Aim of the task: When a line contains the string "What", it counts once; give the total of such lines in the entries below and nothing else.

++++ Records provided ++++

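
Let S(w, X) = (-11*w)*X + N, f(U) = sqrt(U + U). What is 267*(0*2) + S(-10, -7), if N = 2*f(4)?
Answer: -770 + 4*sqrt(2) ≈ -764.34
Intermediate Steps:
f(U) = sqrt(2)*sqrt(U) (f(U) = sqrt(2*U) = sqrt(2)*sqrt(U))
N = 4*sqrt(2) (N = 2*(sqrt(2)*sqrt(4)) = 2*(sqrt(2)*2) = 2*(2*sqrt(2)) = 4*sqrt(2) ≈ 5.6569)
S(w, X) = 4*sqrt(2) - 11*X*w (S(w, X) = (-11*w)*X + 4*sqrt(2) = -11*X*w + 4*sqrt(2) = 4*sqrt(2) - 11*X*w)
267*(0*2) + S(-10, -7) = 267*(0*2) + (4*sqrt(2) - 11*(-7)*(-10)) = 267*0 + (4*sqrt(2) - 770) = 0 + (-770 + 4*sqrt(2)) = -770 + 4*sqrt(2)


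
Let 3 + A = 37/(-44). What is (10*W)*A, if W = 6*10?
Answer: -25350/11 ≈ -2304.5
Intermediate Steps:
A = -169/44 (A = -3 + 37/(-44) = -3 + 37*(-1/44) = -3 - 37/44 = -169/44 ≈ -3.8409)
W = 60
(10*W)*A = (10*60)*(-169/44) = 600*(-169/44) = -25350/11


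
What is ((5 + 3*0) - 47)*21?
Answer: -882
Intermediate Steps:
((5 + 3*0) - 47)*21 = ((5 + 0) - 47)*21 = (5 - 47)*21 = -42*21 = -882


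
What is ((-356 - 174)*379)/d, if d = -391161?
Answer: 200870/391161 ≈ 0.51352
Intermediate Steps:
((-356 - 174)*379)/d = ((-356 - 174)*379)/(-391161) = -530*379*(-1/391161) = -200870*(-1/391161) = 200870/391161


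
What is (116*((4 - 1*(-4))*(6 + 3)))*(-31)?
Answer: -258912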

++++

Solution for this task: 5